== STUDY MATERIAL ==
....

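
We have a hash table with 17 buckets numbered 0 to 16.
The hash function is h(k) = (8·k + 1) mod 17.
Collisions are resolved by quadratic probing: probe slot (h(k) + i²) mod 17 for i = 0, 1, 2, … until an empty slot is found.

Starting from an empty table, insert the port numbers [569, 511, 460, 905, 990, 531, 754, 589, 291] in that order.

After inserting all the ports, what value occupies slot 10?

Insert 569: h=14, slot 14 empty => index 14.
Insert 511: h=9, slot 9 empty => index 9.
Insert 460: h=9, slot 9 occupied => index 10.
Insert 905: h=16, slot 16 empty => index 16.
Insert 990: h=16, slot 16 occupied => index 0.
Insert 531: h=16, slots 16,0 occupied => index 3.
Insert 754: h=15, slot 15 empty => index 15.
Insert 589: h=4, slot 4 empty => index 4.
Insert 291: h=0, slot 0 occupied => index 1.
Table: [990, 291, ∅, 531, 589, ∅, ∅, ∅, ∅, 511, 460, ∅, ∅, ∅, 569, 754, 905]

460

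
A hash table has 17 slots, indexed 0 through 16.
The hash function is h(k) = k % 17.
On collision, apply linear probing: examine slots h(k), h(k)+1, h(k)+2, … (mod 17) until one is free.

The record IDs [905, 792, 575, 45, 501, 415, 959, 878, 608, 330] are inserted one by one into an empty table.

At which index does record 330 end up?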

....

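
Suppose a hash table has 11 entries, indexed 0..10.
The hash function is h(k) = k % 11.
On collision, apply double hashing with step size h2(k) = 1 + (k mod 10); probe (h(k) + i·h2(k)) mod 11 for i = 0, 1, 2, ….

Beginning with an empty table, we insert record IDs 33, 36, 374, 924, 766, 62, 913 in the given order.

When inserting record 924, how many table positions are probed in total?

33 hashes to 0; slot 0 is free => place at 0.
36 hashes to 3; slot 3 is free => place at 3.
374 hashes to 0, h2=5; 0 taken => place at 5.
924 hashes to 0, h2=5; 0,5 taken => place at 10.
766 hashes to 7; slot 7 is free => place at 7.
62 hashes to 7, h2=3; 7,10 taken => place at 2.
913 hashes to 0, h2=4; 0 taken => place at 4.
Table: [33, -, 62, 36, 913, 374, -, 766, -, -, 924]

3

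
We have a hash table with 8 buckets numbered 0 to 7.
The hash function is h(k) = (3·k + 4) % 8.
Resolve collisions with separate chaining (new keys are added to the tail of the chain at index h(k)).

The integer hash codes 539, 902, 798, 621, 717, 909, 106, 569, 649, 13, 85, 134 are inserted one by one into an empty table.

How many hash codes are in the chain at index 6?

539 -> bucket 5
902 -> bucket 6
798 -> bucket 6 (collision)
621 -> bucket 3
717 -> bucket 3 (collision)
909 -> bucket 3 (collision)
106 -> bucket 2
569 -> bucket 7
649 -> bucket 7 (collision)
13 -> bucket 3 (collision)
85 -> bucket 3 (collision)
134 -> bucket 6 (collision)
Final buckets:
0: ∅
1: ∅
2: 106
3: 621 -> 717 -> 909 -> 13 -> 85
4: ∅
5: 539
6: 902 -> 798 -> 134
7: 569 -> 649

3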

....

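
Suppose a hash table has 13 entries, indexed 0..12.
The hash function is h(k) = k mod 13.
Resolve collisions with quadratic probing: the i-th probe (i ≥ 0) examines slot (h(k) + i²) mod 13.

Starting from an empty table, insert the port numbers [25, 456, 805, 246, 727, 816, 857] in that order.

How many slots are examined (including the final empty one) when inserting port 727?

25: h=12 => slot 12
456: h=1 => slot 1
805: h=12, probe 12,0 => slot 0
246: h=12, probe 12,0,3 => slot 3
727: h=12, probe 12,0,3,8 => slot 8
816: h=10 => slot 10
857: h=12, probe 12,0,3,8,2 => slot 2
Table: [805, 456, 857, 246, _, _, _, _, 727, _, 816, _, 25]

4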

....

Among the entries above, locate the lines containing "On collision, apply linear" and "At which index does record 330 end up?", and transcribe exactly those two lines and all lines between.

== TASK RESPONSE ==
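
On collision, apply linear probing: examine slots h(k), h(k)+1, h(k)+2, … (mod 17) until one is free.

The record IDs [905, 792, 575, 45, 501, 415, 959, 878, 608, 330] are inserted one by one into an empty table.

At which index does record 330 end up?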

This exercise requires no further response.